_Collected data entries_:
-- Opening Marker --
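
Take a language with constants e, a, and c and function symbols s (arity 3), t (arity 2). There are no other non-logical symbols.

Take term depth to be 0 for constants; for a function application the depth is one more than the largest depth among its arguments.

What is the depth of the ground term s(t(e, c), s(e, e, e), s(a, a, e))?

depth(t(e, c)) = 1 + max(0, 0) = 1
depth(s(e, e, e)) = 1 + max(0, 0, 0) = 1
depth(s(a, a, e)) = 1 + max(0, 0, 0) = 1
depth(s(t(e, c), s(e, e, e), s(a, a, e))) = 1 + max(1, 1, 1) = 2

2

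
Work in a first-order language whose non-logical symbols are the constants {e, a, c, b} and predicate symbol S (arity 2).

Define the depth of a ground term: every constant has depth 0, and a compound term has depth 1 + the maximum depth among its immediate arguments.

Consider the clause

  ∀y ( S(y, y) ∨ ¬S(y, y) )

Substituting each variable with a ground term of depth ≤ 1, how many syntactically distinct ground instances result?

Ground terms of depth ≤ 1:
  With no function symbols every ground term is a constant, so there are exactly 4 ground terms at every depth bound.
  N_0 = 4
  N_1 = 4
  Explicitly: e, a, c, b.
So there are 4 ground terms available for substitution.
There is 1 variable to instantiate (y),  occurring in at least one literal, so different choices give different ground instances.
Number of ground instances = 4.

4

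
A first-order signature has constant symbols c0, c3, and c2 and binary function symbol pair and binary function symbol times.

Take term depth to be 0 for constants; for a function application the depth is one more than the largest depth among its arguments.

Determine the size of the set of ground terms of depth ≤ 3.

1566453

Let N_k = |{terms of depth ≤ k}|. Then N_0 = 3 and N_k = 3 + N_{k-1}^2 + N_{k-1}^2 for k ≥ 1 (one summand per function symbol, arity giving the exponent).
N_0 = 3
N_1 = 3 + 3^2 + 3^2 = 21
N_2 = 3 + 21^2 + 21^2 = 885
N_3 = 3 + 885^2 + 885^2 = 1566453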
-- Closing Marker --
_Instructions for the task_: For each record above, print an exact copy.

_Response to this task_:
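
Take a language with constants e, a, and c and function symbols s (arity 3), t (arity 2). There are no other non-logical symbols.

Take term depth to be 0 for constants; for a function application the depth is one more than the largest depth among its arguments.

What is the depth of the ground term s(t(e, c), s(e, e, e), s(a, a, e))?

depth(t(e, c)) = 1 + max(0, 0) = 1
depth(s(e, e, e)) = 1 + max(0, 0, 0) = 1
depth(s(a, a, e)) = 1 + max(0, 0, 0) = 1
depth(s(t(e, c), s(e, e, e), s(a, a, e))) = 1 + max(1, 1, 1) = 2

2

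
Work in a first-order language whose non-logical symbols are the constants {e, a, c, b} and predicate symbol S (arity 2).

Define the depth of a ground term: every constant has depth 0, and a compound term has depth 1 + the maximum depth among its immediate arguments.

Consider the clause

  ∀y ( S(y, y) ∨ ¬S(y, y) )

Substituting each variable with a ground term of depth ≤ 1, how many syntactically distinct ground instances result?

Ground terms of depth ≤ 1:
  With no function symbols every ground term is a constant, so there are exactly 4 ground terms at every depth bound.
  N_0 = 4
  N_1 = 4
  Explicitly: e, a, c, b.
So there are 4 ground terms available for substitution.
There is 1 variable to instantiate (y),  occurring in at least one literal, so different choices give different ground instances.
Number of ground instances = 4.

4

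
A first-order signature has constant symbols c0, c3, and c2 and binary function symbol pair and binary function symbol times.

Take term depth to be 0 for constants; for a function application the depth is one more than the largest depth among its arguments.

Determine the size of the set of ground terms of depth ≤ 3.

1566453

Let N_k = |{terms of depth ≤ k}|. Then N_0 = 3 and N_k = 3 + N_{k-1}^2 + N_{k-1}^2 for k ≥ 1 (one summand per function symbol, arity giving the exponent).
N_0 = 3
N_1 = 3 + 3^2 + 3^2 = 21
N_2 = 3 + 21^2 + 21^2 = 885
N_3 = 3 + 885^2 + 885^2 = 1566453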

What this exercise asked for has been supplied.